- [Required action]:
Would you set down every entry again, exactly as written?

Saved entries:
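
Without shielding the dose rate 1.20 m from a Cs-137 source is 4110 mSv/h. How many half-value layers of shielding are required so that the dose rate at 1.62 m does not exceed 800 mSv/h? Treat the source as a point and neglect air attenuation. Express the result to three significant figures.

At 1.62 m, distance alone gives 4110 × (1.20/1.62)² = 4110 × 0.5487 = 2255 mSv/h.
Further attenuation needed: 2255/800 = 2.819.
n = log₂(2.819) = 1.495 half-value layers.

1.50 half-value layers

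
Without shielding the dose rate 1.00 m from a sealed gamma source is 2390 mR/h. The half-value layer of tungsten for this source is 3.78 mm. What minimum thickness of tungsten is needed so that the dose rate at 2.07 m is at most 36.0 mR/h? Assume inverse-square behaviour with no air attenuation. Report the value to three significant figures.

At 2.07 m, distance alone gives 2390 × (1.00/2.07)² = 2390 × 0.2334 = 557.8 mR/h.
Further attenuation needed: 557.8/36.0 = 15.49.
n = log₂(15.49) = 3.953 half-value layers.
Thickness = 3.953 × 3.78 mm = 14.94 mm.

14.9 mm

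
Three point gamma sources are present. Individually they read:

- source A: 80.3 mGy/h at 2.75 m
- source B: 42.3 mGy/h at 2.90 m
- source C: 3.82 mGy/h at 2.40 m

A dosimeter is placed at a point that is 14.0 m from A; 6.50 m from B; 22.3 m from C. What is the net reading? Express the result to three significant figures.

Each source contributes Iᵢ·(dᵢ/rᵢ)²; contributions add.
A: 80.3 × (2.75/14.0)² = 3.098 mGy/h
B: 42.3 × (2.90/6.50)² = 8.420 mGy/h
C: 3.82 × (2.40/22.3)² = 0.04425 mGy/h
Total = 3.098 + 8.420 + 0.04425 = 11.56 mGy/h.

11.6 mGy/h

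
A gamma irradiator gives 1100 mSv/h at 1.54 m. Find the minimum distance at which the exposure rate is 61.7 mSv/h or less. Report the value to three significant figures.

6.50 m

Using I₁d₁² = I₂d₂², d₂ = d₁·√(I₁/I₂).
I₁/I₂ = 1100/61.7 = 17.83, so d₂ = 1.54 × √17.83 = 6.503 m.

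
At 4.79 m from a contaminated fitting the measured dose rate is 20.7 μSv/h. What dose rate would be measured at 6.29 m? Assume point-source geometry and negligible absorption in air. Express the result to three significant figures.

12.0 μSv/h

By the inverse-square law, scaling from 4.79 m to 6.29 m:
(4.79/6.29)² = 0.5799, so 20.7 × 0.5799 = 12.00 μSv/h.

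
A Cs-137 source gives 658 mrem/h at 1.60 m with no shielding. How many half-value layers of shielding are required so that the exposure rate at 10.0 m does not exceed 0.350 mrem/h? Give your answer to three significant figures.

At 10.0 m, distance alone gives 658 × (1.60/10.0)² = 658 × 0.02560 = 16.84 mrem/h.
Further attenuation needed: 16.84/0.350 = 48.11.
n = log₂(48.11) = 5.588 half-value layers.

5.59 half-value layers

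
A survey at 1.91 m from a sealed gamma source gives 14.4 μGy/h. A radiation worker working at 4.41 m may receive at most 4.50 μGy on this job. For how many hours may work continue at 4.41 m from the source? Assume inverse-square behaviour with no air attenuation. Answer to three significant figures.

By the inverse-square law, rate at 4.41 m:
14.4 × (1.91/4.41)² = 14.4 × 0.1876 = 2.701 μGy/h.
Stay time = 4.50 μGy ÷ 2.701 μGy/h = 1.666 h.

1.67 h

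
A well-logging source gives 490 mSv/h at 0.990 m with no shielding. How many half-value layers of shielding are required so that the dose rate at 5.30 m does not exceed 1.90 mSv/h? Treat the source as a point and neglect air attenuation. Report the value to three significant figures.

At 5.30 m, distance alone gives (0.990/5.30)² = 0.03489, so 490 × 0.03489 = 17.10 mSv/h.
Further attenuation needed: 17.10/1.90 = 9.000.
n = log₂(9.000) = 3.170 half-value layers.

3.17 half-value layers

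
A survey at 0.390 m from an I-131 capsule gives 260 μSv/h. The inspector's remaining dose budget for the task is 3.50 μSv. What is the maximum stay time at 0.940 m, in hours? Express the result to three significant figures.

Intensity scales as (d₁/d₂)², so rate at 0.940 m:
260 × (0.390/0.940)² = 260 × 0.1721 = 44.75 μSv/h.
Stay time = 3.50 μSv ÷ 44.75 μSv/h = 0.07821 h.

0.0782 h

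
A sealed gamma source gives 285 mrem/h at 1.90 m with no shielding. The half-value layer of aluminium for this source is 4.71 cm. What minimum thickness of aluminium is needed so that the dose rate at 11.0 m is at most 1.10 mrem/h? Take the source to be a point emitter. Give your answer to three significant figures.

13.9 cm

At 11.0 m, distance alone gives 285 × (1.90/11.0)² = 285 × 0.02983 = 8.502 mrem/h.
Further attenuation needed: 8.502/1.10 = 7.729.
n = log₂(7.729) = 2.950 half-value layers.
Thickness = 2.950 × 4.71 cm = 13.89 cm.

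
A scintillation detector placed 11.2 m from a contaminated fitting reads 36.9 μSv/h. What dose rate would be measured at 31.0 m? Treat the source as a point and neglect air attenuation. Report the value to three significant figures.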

- [Task answer]:
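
Without shielding the dose rate 1.20 m from a Cs-137 source is 4110 mSv/h. How many half-value layers of shielding are required so that the dose rate at 1.62 m does not exceed 800 mSv/h? Treat the source as a point and neglect air attenuation. Express the result to three significant figures.

At 1.62 m, distance alone gives 4110 × (1.20/1.62)² = 4110 × 0.5487 = 2255 mSv/h.
Further attenuation needed: 2255/800 = 2.819.
n = log₂(2.819) = 1.495 half-value layers.

1.50 half-value layers

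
Without shielding the dose rate 1.00 m from a sealed gamma source is 2390 mR/h. The half-value layer of tungsten for this source is 3.78 mm. What minimum thickness of tungsten is needed so that the dose rate at 2.07 m is at most 36.0 mR/h? Assume inverse-square behaviour with no air attenuation. Report the value to three significant figures.

At 2.07 m, distance alone gives 2390 × (1.00/2.07)² = 2390 × 0.2334 = 557.8 mR/h.
Further attenuation needed: 557.8/36.0 = 15.49.
n = log₂(15.49) = 3.953 half-value layers.
Thickness = 3.953 × 3.78 mm = 14.94 mm.

14.9 mm

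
Three point gamma sources are present. Individually they read:

- source A: 80.3 mGy/h at 2.75 m
- source B: 42.3 mGy/h at 2.90 m
- source C: 3.82 mGy/h at 2.40 m

A dosimeter is placed at a point that is 14.0 m from A; 6.50 m from B; 22.3 m from C. What is the net reading? Express the result to three significant figures.

Each source contributes Iᵢ·(dᵢ/rᵢ)²; contributions add.
A: 80.3 × (2.75/14.0)² = 3.098 mGy/h
B: 42.3 × (2.90/6.50)² = 8.420 mGy/h
C: 3.82 × (2.40/22.3)² = 0.04425 mGy/h
Total = 3.098 + 8.420 + 0.04425 = 11.56 mGy/h.

11.6 mGy/h

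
A gamma irradiator gives 1100 mSv/h at 1.54 m. Find the minimum distance at which the exposure rate is 61.7 mSv/h or less. Report the value to three significant figures.

6.50 m

Using I₁d₁² = I₂d₂², d₂ = d₁·√(I₁/I₂).
I₁/I₂ = 1100/61.7 = 17.83, so d₂ = 1.54 × √17.83 = 6.503 m.

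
At 4.79 m from a contaminated fitting the measured dose rate is 20.7 μSv/h. What dose rate would be measured at 6.29 m? Assume point-source geometry and negligible absorption in air. Express the result to three significant figures.

12.0 μSv/h

By the inverse-square law, scaling from 4.79 m to 6.29 m:
(4.79/6.29)² = 0.5799, so 20.7 × 0.5799 = 12.00 μSv/h.

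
A Cs-137 source gives 658 mrem/h at 1.60 m with no shielding. How many half-value layers of shielding are required so that the exposure rate at 10.0 m does not exceed 0.350 mrem/h? Give your answer to three significant figures.

At 10.0 m, distance alone gives 658 × (1.60/10.0)² = 658 × 0.02560 = 16.84 mrem/h.
Further attenuation needed: 16.84/0.350 = 48.11.
n = log₂(48.11) = 5.588 half-value layers.

5.59 half-value layers

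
A survey at 1.91 m from a sealed gamma source gives 14.4 μGy/h. A radiation worker working at 4.41 m may receive at most 4.50 μGy on this job. For how many hours may work continue at 4.41 m from the source? Assume inverse-square behaviour with no air attenuation. Answer to three significant figures.

By the inverse-square law, rate at 4.41 m:
14.4 × (1.91/4.41)² = 14.4 × 0.1876 = 2.701 μGy/h.
Stay time = 4.50 μGy ÷ 2.701 μGy/h = 1.666 h.

1.67 h

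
A well-logging source gives 490 mSv/h at 0.990 m with no shielding. How many half-value layers of shielding are required so that the dose rate at 5.30 m does not exceed 1.90 mSv/h? Treat the source as a point and neglect air attenuation. Report the value to three significant figures.

At 5.30 m, distance alone gives (0.990/5.30)² = 0.03489, so 490 × 0.03489 = 17.10 mSv/h.
Further attenuation needed: 17.10/1.90 = 9.000.
n = log₂(9.000) = 3.170 half-value layers.

3.17 half-value layers

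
A survey at 0.390 m from an I-131 capsule gives 260 μSv/h. The inspector's remaining dose budget for the task is 3.50 μSv. What is the maximum stay time at 0.940 m, in hours? Express the result to three significant figures.

Intensity scales as (d₁/d₂)², so rate at 0.940 m:
260 × (0.390/0.940)² = 260 × 0.1721 = 44.75 μSv/h.
Stay time = 3.50 μSv ÷ 44.75 μSv/h = 0.07821 h.

0.0782 h

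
A sealed gamma source gives 285 mrem/h at 1.90 m with no shielding. The half-value layer of aluminium for this source is 4.71 cm. What minimum thickness of aluminium is needed so that the dose rate at 11.0 m is at most 1.10 mrem/h? Take the source to be a point emitter. Give your answer to three significant figures.

13.9 cm

At 11.0 m, distance alone gives 285 × (1.90/11.0)² = 285 × 0.02983 = 8.502 mrem/h.
Further attenuation needed: 8.502/1.10 = 7.729.
n = log₂(7.729) = 2.950 half-value layers.
Thickness = 2.950 × 4.71 cm = 13.89 cm.

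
A scintillation detector placed 11.2 m from a contaminated fitting reads 36.9 μSv/h. What dose rate would be measured at 31.0 m? Treat the source as a point and neglect air attenuation. Report the value to three significant figures.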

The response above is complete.